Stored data
——————————

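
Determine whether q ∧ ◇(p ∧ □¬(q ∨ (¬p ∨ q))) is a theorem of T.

Not valid

Tableau for the negation ¬(q ∧ ◇(p ∧ □¬(q ∨ (¬p ∨ q)))):
1. ¬(q ∧ ◇(p ∧ □¬(q ∨ (¬p ∨ q)))), 0
2. ¬◇(p ∧ □¬(q ∨ (¬p ∨ q))), 0
3. ¬(p ∧ □¬(q ∨ (¬p ∨ q))), 0
4. ¬□¬(q ∨ (¬p ∨ q)), 0
5. q ∨ (¬p ∨ q), 1
6. ¬(p ∧ □¬(q ∨ (¬p ∨ q))), 1
7. ¬p ∨ q, 1
8. ¬□¬(q ∨ (¬p ∨ q)), 1
9. q, 1
10. q ∨ (¬p ∨ q), 2
11. ¬p ∨ q, 2
12. q, 2
Accessibility: 0R0, 0R1, 1R1, 1R2, 2R2
The negation has an open branch (countermodel exists).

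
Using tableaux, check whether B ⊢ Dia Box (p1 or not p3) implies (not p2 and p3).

Tableau for the negation not (Dia Box (p1 or not p3) implies (not p2 and p3)):
1. not (Dia Box (p1 or not p3) implies (not p2 and p3)), u
2. Dia Box (p1 or not p3), u
3. not (not p2 and p3), u
4. not p3, u
5. Box (p1 or not p3), v
6. p1 or not p3, u
7. p1 or not p3, v
8. not p3, v
Accessibility: uRu, uRv, vRu, vRv
The negation has an open branch (countermodel exists).

Invalid (countermodel exists)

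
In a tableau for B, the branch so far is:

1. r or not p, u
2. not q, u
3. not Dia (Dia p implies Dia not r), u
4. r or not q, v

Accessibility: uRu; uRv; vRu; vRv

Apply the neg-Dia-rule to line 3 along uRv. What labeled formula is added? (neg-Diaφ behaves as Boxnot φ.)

not (Dia p implies Dia not r), v

neg-Diaφ behaves as Boxnot φ: propagate the negated body to each accessible world.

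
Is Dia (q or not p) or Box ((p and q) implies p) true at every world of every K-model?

Tableau for the negation not (Dia (q or not p) or Box ((p and q) implies p)):
1. not (Dia (q or not p) or Box ((p and q) implies p)), 0
2. not Dia (q or not p), 0   [neg-or-rule on 1]
3. not Box ((p and q) implies p), 0   [neg-or-rule on 1]
4. not ((p and q) implies p), 1   [neg-Box-rule on 3: fresh world 1, 0R1]
5. p and q, 1   [neg-implies-rule on 4]
6. not p, 1   [neg-implies-rule on 4]
7. p, 1   [and-rule on 5]
8. q, 1   [and-rule on 5]
Accessibility: 0R1
Branch closes: p and not p both at 1.
Every branch of the negation's tableau closes; the branch above is one of them.

Valid in K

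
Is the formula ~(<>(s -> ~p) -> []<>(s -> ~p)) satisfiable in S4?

1. ~(<>(s -> ~p) -> []<>(s -> ~p)), 0
2. <>(s -> ~p), 0
3. ~[]<>(s -> ~p), 0
4. s -> ~p, 1
5. ~p, 1
6. ~<>(s -> ~p), 2
7. ~(s -> ~p), 2
8. s, 2
9. p, 2
Accessibility: 0R0, 0R1, 0R2, 1R1, 2R2

Yes, satisfiable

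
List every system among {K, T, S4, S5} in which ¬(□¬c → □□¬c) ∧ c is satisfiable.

K-tableau for the formula:
1. ¬(□¬c → □□¬c) ∧ c, w0
2. ¬(□¬c → □□¬c), w0
3. c, w0
4. □¬c, w0
5. ¬□□¬c, w0
6. ¬□¬c, w1
7. ¬c, w1
8. c, w2
Accessibility: w0Rw1, w1Rw2
Complete open branch: satisfiable in K.
T-tableau for the formula:
1. ¬(□¬c → □□¬c) ∧ c, w0
2. ¬(□¬c → □□¬c), w0
3. c, w0
4. □¬c, w0
5. ¬□□¬c, w0
6. ¬c, w0
Accessibility: w0Rw0
Branch closes: c and ¬c both at w0.
Every branch closes (one shown): unsatisfiable in T, hence also in S4, S5 (every S4/S5-frame is a T-frame).

K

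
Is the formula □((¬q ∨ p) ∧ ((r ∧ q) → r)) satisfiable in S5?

1. □((¬q ∨ p) ∧ ((r ∧ q) → r)), u
2. (¬q ∨ p) ∧ ((r ∧ q) → r), u   [□-rule on 1 via uRu]
3. ¬q ∨ p, u   [∧-rule on 2]
4. (r ∧ q) → r, u   [∧-rule on 2]
5. p, u   [∨-rule on 3 (branches; this branch)]
6. r, u   [→-rule on 4 (branches; this branch)]
Accessibility: uRu

Satisfiable (open branch found)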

——————————

When you reach the line containing "4. r or not q, v" in the data above, retype it and each line after it through the final one, exactly as written.

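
4. r or not q, v

Accessibility: uRu; uRv; vRu; vRv

Apply the neg-Dia-rule to line 3 along uRv. What labeled formula is added? (neg-Diaφ behaves as Boxnot φ.)

not (Dia p implies Dia not r), v

neg-Diaφ behaves as Boxnot φ: propagate the negated body to each accessible world.

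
Is Dia (q or not p) or Box ((p and q) implies p) true at every world of every K-model?

Tableau for the negation not (Dia (q or not p) or Box ((p and q) implies p)):
1. not (Dia (q or not p) or Box ((p and q) implies p)), 0
2. not Dia (q or not p), 0   [neg-or-rule on 1]
3. not Box ((p and q) implies p), 0   [neg-or-rule on 1]
4. not ((p and q) implies p), 1   [neg-Box-rule on 3: fresh world 1, 0R1]
5. p and q, 1   [neg-implies-rule on 4]
6. not p, 1   [neg-implies-rule on 4]
7. p, 1   [and-rule on 5]
8. q, 1   [and-rule on 5]
Accessibility: 0R1
Branch closes: p and not p both at 1.
Every branch of the negation's tableau closes; the branch above is one of them.

Valid in K

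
Is the formula ~(<>(s -> ~p) -> []<>(s -> ~p)) satisfiable in S4?

1. ~(<>(s -> ~p) -> []<>(s -> ~p)), 0
2. <>(s -> ~p), 0
3. ~[]<>(s -> ~p), 0
4. s -> ~p, 1
5. ~p, 1
6. ~<>(s -> ~p), 2
7. ~(s -> ~p), 2
8. s, 2
9. p, 2
Accessibility: 0R0, 0R1, 0R2, 1R1, 2R2

Yes, satisfiable

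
List every system among {K, T, S4, S5} in which ¬(□¬c → □□¬c) ∧ c is satisfiable.

K-tableau for the formula:
1. ¬(□¬c → □□¬c) ∧ c, w0
2. ¬(□¬c → □□¬c), w0
3. c, w0
4. □¬c, w0
5. ¬□□¬c, w0
6. ¬□¬c, w1
7. ¬c, w1
8. c, w2
Accessibility: w0Rw1, w1Rw2
Complete open branch: satisfiable in K.
T-tableau for the formula:
1. ¬(□¬c → □□¬c) ∧ c, w0
2. ¬(□¬c → □□¬c), w0
3. c, w0
4. □¬c, w0
5. ¬□□¬c, w0
6. ¬c, w0
Accessibility: w0Rw0
Branch closes: c and ¬c both at w0.
Every branch closes (one shown): unsatisfiable in T, hence also in S4, S5 (every S4/S5-frame is a T-frame).

K

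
Is the formula □((¬q ∨ p) ∧ ((r ∧ q) → r)) satisfiable in S5?

1. □((¬q ∨ p) ∧ ((r ∧ q) → r)), u
2. (¬q ∨ p) ∧ ((r ∧ q) → r), u   [□-rule on 1 via uRu]
3. ¬q ∨ p, u   [∧-rule on 2]
4. (r ∧ q) → r, u   [∧-rule on 2]
5. p, u   [∨-rule on 3 (branches; this branch)]
6. r, u   [→-rule on 4 (branches; this branch)]
Accessibility: uRu

Satisfiable (open branch found)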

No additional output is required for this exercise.